* **WORK TO COMPLETE**
Set down every entry again exactly as it stands below.
--- TASK INPUT Enclosed Below ---
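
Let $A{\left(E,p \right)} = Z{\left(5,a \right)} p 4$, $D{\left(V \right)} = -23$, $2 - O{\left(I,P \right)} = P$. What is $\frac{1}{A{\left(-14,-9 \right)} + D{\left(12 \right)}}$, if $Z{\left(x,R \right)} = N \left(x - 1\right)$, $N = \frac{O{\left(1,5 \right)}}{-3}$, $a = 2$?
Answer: $- \frac{1}{167} \approx -0.005988$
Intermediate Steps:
$O{\left(I,P \right)} = 2 - P$
$N = 1$ ($N = \frac{2 - 5}{-3} = \left(2 - 5\right) \left(- \frac{1}{3}\right) = \left(-3\right) \left(- \frac{1}{3}\right) = 1$)
$Z{\left(x,R \right)} = -1 + x$ ($Z{\left(x,R \right)} = 1 \left(x - 1\right) = 1 \left(-1 + x\right) = -1 + x$)
$A{\left(E,p \right)} = 16 p$ ($A{\left(E,p \right)} = \left(-1 + 5\right) p 4 = 4 p 4 = 16 p$)
$\frac{1}{A{\left(-14,-9 \right)} + D{\left(12 \right)}} = \frac{1}{16 \left(-9\right) - 23} = \frac{1}{-144 - 23} = \frac{1}{-167} = - \frac{1}{167}$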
--- End of Enclosed TASK INPUT ---
* **ANSWER SPACE**
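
Let $A{\left(E,p \right)} = Z{\left(5,a \right)} p 4$, $D{\left(V \right)} = -23$, $2 - O{\left(I,P \right)} = P$. What is $\frac{1}{A{\left(-14,-9 \right)} + D{\left(12 \right)}}$, if $Z{\left(x,R \right)} = N \left(x - 1\right)$, $N = \frac{O{\left(1,5 \right)}}{-3}$, $a = 2$?
Answer: $- \frac{1}{167} \approx -0.005988$
Intermediate Steps:
$O{\left(I,P \right)} = 2 - P$
$N = 1$ ($N = \frac{2 - 5}{-3} = \left(2 - 5\right) \left(- \frac{1}{3}\right) = \left(-3\right) \left(- \frac{1}{3}\right) = 1$)
$Z{\left(x,R \right)} = -1 + x$ ($Z{\left(x,R \right)} = 1 \left(x - 1\right) = 1 \left(-1 + x\right) = -1 + x$)
$A{\left(E,p \right)} = 16 p$ ($A{\left(E,p \right)} = \left(-1 + 5\right) p 4 = 4 p 4 = 16 p$)
$\frac{1}{A{\left(-14,-9 \right)} + D{\left(12 \right)}} = \frac{1}{16 \left(-9\right) - 23} = \frac{1}{-144 - 23} = \frac{1}{-167} = - \frac{1}{167}$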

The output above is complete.